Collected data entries

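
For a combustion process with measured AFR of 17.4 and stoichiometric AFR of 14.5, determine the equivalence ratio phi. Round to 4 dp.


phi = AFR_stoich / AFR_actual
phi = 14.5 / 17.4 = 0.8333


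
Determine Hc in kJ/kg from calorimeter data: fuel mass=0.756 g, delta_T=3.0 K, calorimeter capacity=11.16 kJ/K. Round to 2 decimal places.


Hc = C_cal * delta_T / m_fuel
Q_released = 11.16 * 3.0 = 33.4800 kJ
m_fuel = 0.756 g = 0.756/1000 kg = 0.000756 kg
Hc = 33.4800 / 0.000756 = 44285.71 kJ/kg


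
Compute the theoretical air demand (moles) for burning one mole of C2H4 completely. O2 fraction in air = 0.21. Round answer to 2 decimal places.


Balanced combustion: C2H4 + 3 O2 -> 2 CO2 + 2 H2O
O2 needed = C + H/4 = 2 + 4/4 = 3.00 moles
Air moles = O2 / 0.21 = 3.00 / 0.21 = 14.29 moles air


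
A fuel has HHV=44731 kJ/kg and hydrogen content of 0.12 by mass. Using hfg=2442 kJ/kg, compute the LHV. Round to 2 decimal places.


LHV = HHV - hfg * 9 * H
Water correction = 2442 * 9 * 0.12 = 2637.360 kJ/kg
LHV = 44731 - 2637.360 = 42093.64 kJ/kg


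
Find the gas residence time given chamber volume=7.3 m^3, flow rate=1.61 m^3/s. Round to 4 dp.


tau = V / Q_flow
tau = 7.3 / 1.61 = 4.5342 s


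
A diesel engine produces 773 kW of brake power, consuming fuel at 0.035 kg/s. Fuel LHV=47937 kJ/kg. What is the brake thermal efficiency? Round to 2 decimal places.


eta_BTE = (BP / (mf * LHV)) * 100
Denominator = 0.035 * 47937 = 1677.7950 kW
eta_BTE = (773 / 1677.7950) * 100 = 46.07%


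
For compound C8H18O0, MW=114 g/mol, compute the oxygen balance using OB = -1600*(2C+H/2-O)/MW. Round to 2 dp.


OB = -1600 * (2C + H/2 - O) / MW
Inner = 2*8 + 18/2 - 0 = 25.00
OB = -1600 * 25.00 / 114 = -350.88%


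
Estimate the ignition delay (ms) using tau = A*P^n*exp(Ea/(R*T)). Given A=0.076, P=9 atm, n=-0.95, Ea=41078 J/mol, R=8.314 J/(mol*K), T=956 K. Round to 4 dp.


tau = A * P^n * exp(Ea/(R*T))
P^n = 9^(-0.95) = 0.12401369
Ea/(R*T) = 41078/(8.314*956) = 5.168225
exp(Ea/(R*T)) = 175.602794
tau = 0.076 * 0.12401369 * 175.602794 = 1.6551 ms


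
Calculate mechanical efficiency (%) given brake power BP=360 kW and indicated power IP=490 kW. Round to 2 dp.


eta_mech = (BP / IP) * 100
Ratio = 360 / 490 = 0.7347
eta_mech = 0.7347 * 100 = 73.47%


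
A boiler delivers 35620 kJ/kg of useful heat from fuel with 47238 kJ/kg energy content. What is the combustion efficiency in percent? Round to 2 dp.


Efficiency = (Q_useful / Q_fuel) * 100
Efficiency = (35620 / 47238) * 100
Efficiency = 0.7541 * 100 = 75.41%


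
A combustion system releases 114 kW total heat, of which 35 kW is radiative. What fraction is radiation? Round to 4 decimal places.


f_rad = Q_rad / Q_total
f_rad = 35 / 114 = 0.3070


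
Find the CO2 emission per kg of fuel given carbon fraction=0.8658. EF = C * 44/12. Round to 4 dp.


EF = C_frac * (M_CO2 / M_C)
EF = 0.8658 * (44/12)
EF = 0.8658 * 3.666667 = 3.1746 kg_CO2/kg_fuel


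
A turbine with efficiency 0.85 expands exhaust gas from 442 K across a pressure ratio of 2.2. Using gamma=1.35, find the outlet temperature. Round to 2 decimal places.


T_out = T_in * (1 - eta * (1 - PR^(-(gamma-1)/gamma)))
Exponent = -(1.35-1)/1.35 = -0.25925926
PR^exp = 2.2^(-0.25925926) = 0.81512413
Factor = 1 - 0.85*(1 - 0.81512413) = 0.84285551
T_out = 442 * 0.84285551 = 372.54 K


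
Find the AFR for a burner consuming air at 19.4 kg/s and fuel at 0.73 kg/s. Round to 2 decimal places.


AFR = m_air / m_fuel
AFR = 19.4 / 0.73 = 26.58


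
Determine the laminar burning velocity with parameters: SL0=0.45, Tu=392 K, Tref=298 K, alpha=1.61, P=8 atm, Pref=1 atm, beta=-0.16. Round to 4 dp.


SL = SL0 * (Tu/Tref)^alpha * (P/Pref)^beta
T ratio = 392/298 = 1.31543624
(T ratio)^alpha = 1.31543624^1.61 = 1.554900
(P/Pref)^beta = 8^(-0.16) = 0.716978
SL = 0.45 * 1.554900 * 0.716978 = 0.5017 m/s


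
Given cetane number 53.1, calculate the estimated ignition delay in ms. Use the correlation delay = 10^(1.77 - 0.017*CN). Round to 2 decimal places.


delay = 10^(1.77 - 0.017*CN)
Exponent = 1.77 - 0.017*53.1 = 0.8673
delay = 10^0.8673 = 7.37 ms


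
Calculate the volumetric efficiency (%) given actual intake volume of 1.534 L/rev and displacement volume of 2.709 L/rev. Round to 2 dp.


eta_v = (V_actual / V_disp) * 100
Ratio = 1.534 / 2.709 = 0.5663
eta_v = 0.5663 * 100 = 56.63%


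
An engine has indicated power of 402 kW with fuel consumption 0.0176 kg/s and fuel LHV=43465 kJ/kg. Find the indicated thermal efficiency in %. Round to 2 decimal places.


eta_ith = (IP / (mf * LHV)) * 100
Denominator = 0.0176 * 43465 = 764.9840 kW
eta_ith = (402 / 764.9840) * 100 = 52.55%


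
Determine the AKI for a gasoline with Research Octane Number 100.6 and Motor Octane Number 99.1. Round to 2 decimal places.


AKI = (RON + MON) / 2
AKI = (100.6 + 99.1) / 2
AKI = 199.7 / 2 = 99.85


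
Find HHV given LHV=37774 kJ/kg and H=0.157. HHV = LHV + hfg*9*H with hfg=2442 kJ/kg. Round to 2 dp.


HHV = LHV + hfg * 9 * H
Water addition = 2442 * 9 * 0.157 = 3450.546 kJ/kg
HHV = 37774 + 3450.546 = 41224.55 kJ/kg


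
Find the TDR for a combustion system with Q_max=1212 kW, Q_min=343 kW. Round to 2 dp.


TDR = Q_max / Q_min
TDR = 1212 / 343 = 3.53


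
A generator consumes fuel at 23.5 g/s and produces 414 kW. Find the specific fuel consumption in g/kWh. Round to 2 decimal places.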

## REQUIRED WORK
An exact reproduction of all the records is needed.

## RESPONSE BELOW
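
For a combustion process with measured AFR of 17.4 and stoichiometric AFR of 14.5, determine the equivalence ratio phi. Round to 4 dp.


phi = AFR_stoich / AFR_actual
phi = 14.5 / 17.4 = 0.8333


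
Determine Hc in kJ/kg from calorimeter data: fuel mass=0.756 g, delta_T=3.0 K, calorimeter capacity=11.16 kJ/K. Round to 2 decimal places.


Hc = C_cal * delta_T / m_fuel
Q_released = 11.16 * 3.0 = 33.4800 kJ
m_fuel = 0.756 g = 0.756/1000 kg = 0.000756 kg
Hc = 33.4800 / 0.000756 = 44285.71 kJ/kg


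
Compute the theoretical air demand (moles) for burning one mole of C2H4 completely. O2 fraction in air = 0.21. Round answer to 2 decimal places.


Balanced combustion: C2H4 + 3 O2 -> 2 CO2 + 2 H2O
O2 needed = C + H/4 = 2 + 4/4 = 3.00 moles
Air moles = O2 / 0.21 = 3.00 / 0.21 = 14.29 moles air


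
A fuel has HHV=44731 kJ/kg and hydrogen content of 0.12 by mass. Using hfg=2442 kJ/kg, compute the LHV. Round to 2 decimal places.


LHV = HHV - hfg * 9 * H
Water correction = 2442 * 9 * 0.12 = 2637.360 kJ/kg
LHV = 44731 - 2637.360 = 42093.64 kJ/kg


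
Find the gas residence time given chamber volume=7.3 m^3, flow rate=1.61 m^3/s. Round to 4 dp.


tau = V / Q_flow
tau = 7.3 / 1.61 = 4.5342 s


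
A diesel engine produces 773 kW of brake power, consuming fuel at 0.035 kg/s. Fuel LHV=47937 kJ/kg. What is the brake thermal efficiency? Round to 2 decimal places.


eta_BTE = (BP / (mf * LHV)) * 100
Denominator = 0.035 * 47937 = 1677.7950 kW
eta_BTE = (773 / 1677.7950) * 100 = 46.07%


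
For compound C8H18O0, MW=114 g/mol, compute the oxygen balance using OB = -1600*(2C+H/2-O)/MW. Round to 2 dp.


OB = -1600 * (2C + H/2 - O) / MW
Inner = 2*8 + 18/2 - 0 = 25.00
OB = -1600 * 25.00 / 114 = -350.88%


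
Estimate the ignition delay (ms) using tau = A*P^n*exp(Ea/(R*T)). Given A=0.076, P=9 atm, n=-0.95, Ea=41078 J/mol, R=8.314 J/(mol*K), T=956 K. Round to 4 dp.


tau = A * P^n * exp(Ea/(R*T))
P^n = 9^(-0.95) = 0.12401369
Ea/(R*T) = 41078/(8.314*956) = 5.168225
exp(Ea/(R*T)) = 175.602794
tau = 0.076 * 0.12401369 * 175.602794 = 1.6551 ms


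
Calculate mechanical efficiency (%) given brake power BP=360 kW and indicated power IP=490 kW. Round to 2 dp.


eta_mech = (BP / IP) * 100
Ratio = 360 / 490 = 0.7347
eta_mech = 0.7347 * 100 = 73.47%


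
A boiler delivers 35620 kJ/kg of useful heat from fuel with 47238 kJ/kg energy content. What is the combustion efficiency in percent? Round to 2 dp.


Efficiency = (Q_useful / Q_fuel) * 100
Efficiency = (35620 / 47238) * 100
Efficiency = 0.7541 * 100 = 75.41%


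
A combustion system releases 114 kW total heat, of which 35 kW is radiative. What fraction is radiation? Round to 4 decimal places.


f_rad = Q_rad / Q_total
f_rad = 35 / 114 = 0.3070


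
Find the CO2 emission per kg of fuel given carbon fraction=0.8658. EF = C * 44/12. Round to 4 dp.


EF = C_frac * (M_CO2 / M_C)
EF = 0.8658 * (44/12)
EF = 0.8658 * 3.666667 = 3.1746 kg_CO2/kg_fuel


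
A turbine with efficiency 0.85 expands exhaust gas from 442 K across a pressure ratio of 2.2. Using gamma=1.35, find the outlet temperature. Round to 2 decimal places.


T_out = T_in * (1 - eta * (1 - PR^(-(gamma-1)/gamma)))
Exponent = -(1.35-1)/1.35 = -0.25925926
PR^exp = 2.2^(-0.25925926) = 0.81512413
Factor = 1 - 0.85*(1 - 0.81512413) = 0.84285551
T_out = 442 * 0.84285551 = 372.54 K


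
Find the AFR for a burner consuming air at 19.4 kg/s and fuel at 0.73 kg/s. Round to 2 decimal places.


AFR = m_air / m_fuel
AFR = 19.4 / 0.73 = 26.58


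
Determine the laminar burning velocity with parameters: SL0=0.45, Tu=392 K, Tref=298 K, alpha=1.61, P=8 atm, Pref=1 atm, beta=-0.16. Round to 4 dp.


SL = SL0 * (Tu/Tref)^alpha * (P/Pref)^beta
T ratio = 392/298 = 1.31543624
(T ratio)^alpha = 1.31543624^1.61 = 1.554900
(P/Pref)^beta = 8^(-0.16) = 0.716978
SL = 0.45 * 1.554900 * 0.716978 = 0.5017 m/s


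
Given cetane number 53.1, calculate the estimated ignition delay in ms. Use the correlation delay = 10^(1.77 - 0.017*CN). Round to 2 decimal places.


delay = 10^(1.77 - 0.017*CN)
Exponent = 1.77 - 0.017*53.1 = 0.8673
delay = 10^0.8673 = 7.37 ms


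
Calculate the volumetric efficiency (%) given actual intake volume of 1.534 L/rev and displacement volume of 2.709 L/rev. Round to 2 dp.


eta_v = (V_actual / V_disp) * 100
Ratio = 1.534 / 2.709 = 0.5663
eta_v = 0.5663 * 100 = 56.63%


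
An engine has indicated power of 402 kW with fuel consumption 0.0176 kg/s and fuel LHV=43465 kJ/kg. Find the indicated thermal efficiency in %. Round to 2 decimal places.


eta_ith = (IP / (mf * LHV)) * 100
Denominator = 0.0176 * 43465 = 764.9840 kW
eta_ith = (402 / 764.9840) * 100 = 52.55%


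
Determine the AKI for a gasoline with Research Octane Number 100.6 and Motor Octane Number 99.1. Round to 2 decimal places.


AKI = (RON + MON) / 2
AKI = (100.6 + 99.1) / 2
AKI = 199.7 / 2 = 99.85


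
Find HHV given LHV=37774 kJ/kg and H=0.157. HHV = LHV + hfg*9*H with hfg=2442 kJ/kg. Round to 2 dp.


HHV = LHV + hfg * 9 * H
Water addition = 2442 * 9 * 0.157 = 3450.546 kJ/kg
HHV = 37774 + 3450.546 = 41224.55 kJ/kg


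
Find the TDR for a combustion system with Q_max=1212 kW, Q_min=343 kW. Round to 2 dp.


TDR = Q_max / Q_min
TDR = 1212 / 343 = 3.53


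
A generator consumes fuel at 23.5 g/s and produces 414 kW. Find the specific fuel consumption in g/kWh. Round to 2 decimal places.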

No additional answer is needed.